*What to work on*:
Please repeat each of the records that follow, exactly as written.

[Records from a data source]
◇ ◇ ◇ ◇

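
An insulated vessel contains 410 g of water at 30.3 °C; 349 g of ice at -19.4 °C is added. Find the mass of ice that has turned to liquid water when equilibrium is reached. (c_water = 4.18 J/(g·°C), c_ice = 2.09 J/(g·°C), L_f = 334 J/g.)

m_melted ≈ 113 g

Cooling the water to 0 °C releases 410×4.18×30.3 = 51928 J.
Of that, 349×2.09×19.4 = 14151 J goes to bring the ice to 0 °C, leaving 37778 J.
Fully melting the ice requires m_ice L_f = 349×334 = 116566 J.
37778 J < 116566 J, so only part of the ice melts and the system sits at 0 °C.
Mass melted = 37778/334 ≈ 113.1 g.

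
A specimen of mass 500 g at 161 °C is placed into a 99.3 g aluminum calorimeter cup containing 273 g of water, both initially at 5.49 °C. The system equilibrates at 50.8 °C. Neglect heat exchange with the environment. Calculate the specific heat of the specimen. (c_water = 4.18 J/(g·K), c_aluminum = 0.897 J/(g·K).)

c ≈ 1.01 J/(g·K)

Energy conservation, ΣQ = 0:
500·c·(50.8 − 161) + 273·4.18·(50.8 − 5.49) + 99.3·0.897·(50.8 − 5.49) = 0
-55100 c = -55741
c = -55741/-55100 ≈ 1.012 J/(g·K)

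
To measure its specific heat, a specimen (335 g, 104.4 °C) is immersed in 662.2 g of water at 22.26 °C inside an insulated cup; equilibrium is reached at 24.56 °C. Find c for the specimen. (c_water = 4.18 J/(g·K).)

Heat gained plus heat lost sum to zero:
335×c×(24.56 − 104.4) + 662.2×4.18×(24.56 − 22.26) = 0
-26746 c = -6366.4
c = -6366.4/-26746 ≈ 0.238 J/(g·K)

c ≈ 0.238 J/(g·K)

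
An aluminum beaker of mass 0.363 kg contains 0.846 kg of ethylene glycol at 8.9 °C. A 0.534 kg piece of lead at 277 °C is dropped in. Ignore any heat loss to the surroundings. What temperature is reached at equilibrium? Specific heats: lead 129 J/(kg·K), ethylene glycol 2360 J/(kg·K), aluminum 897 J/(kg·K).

Conservation of energy gives ΣQ = 0:
0.534*129*(T − 277) + 0.846*2360*(T − 8.9) + 0.363*897*(T − 8.9) = 0
68.89(T − 277) + 1996.6(T − 8.9) + 325.61(T − 8.9) = 0
2391.1 T = 39749
T ≈ 16.62 °C

T_f ≈ 16.6 °C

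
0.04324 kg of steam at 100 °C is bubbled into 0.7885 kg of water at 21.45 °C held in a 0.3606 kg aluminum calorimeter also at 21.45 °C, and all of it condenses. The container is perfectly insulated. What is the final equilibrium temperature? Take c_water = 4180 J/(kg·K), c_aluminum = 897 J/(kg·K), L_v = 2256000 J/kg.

T_f ≈ 50.9 °C

Energy conservation, ΣQ = 0:
latent heat released on condensation: 0.04324·2256000 = 97549
  condensed water 100 °C→T: 180.74(T − 100)
  original water: 3295.9(T − 21.45)
  aluminum cup: 0.3606·897·(T − 21.45) = 323.46(T − 21.45)
3800.1 T = 97549 + 18074 + 77636 = 193260
T ≈ 50.86 °C — below 100 °C, confirming all the steam condensed.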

◇ ◇ ◇ ◇

*Answer for this exercise*:
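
An insulated vessel contains 410 g of water at 30.3 °C; 349 g of ice at -19.4 °C is added. Find the mass of ice that has turned to liquid water when equilibrium is reached. (c_water = 4.18 J/(g·°C), c_ice = 2.09 J/(g·°C), L_f = 334 J/g.)

m_melted ≈ 113 g

Cooling the water to 0 °C releases 410×4.18×30.3 = 51928 J.
Of that, 349×2.09×19.4 = 14151 J goes to bring the ice to 0 °C, leaving 37778 J.
Fully melting the ice requires m_ice L_f = 349×334 = 116566 J.
37778 J < 116566 J, so only part of the ice melts and the system sits at 0 °C.
Mass melted = 37778/334 ≈ 113.1 g.

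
A specimen of mass 500 g at 161 °C is placed into a 99.3 g aluminum calorimeter cup containing 273 g of water, both initially at 5.49 °C. The system equilibrates at 50.8 °C. Neglect heat exchange with the environment. Calculate the specific heat of the specimen. (c_water = 4.18 J/(g·K), c_aluminum = 0.897 J/(g·K).)

c ≈ 1.01 J/(g·K)

Energy conservation, ΣQ = 0:
500·c·(50.8 − 161) + 273·4.18·(50.8 − 5.49) + 99.3·0.897·(50.8 − 5.49) = 0
-55100 c = -55741
c = -55741/-55100 ≈ 1.012 J/(g·K)

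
To measure its specific heat, a specimen (335 g, 104.4 °C) is immersed in 662.2 g of water at 22.26 °C inside an insulated cup; equilibrium is reached at 24.56 °C. Find c for the specimen. (c_water = 4.18 J/(g·K).)

Heat gained plus heat lost sum to zero:
335×c×(24.56 − 104.4) + 662.2×4.18×(24.56 − 22.26) = 0
-26746 c = -6366.4
c = -6366.4/-26746 ≈ 0.238 J/(g·K)

c ≈ 0.238 J/(g·K)

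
An aluminum beaker of mass 0.363 kg contains 0.846 kg of ethylene glycol at 8.9 °C. A 0.534 kg piece of lead at 277 °C is dropped in. Ignore any heat loss to the surroundings. What temperature is reached at equilibrium? Specific heats: lead 129 J/(kg·K), ethylene glycol 2360 J/(kg·K), aluminum 897 J/(kg·K).

Conservation of energy gives ΣQ = 0:
0.534*129*(T − 277) + 0.846*2360*(T − 8.9) + 0.363*897*(T − 8.9) = 0
68.89(T − 277) + 1996.6(T − 8.9) + 325.61(T − 8.9) = 0
2391.1 T = 39749
T ≈ 16.62 °C

T_f ≈ 16.6 °C

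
0.04324 kg of steam at 100 °C is bubbled into 0.7885 kg of water at 21.45 °C held in a 0.3606 kg aluminum calorimeter also at 21.45 °C, and all of it condenses. The container is perfectly insulated. What is the final equilibrium temperature? Take c_water = 4180 J/(kg·K), c_aluminum = 897 J/(kg·K), L_v = 2256000 J/kg.

T_f ≈ 50.9 °C

Energy conservation, ΣQ = 0:
latent heat released on condensation: 0.04324·2256000 = 97549
  condensed water 100 °C→T: 180.74(T − 100)
  original water: 3295.9(T − 21.45)
  aluminum cup: 0.3606·897·(T − 21.45) = 323.46(T − 21.45)
3800.1 T = 97549 + 18074 + 77636 = 193260
T ≈ 50.86 °C — below 100 °C, confirming all the steam condensed.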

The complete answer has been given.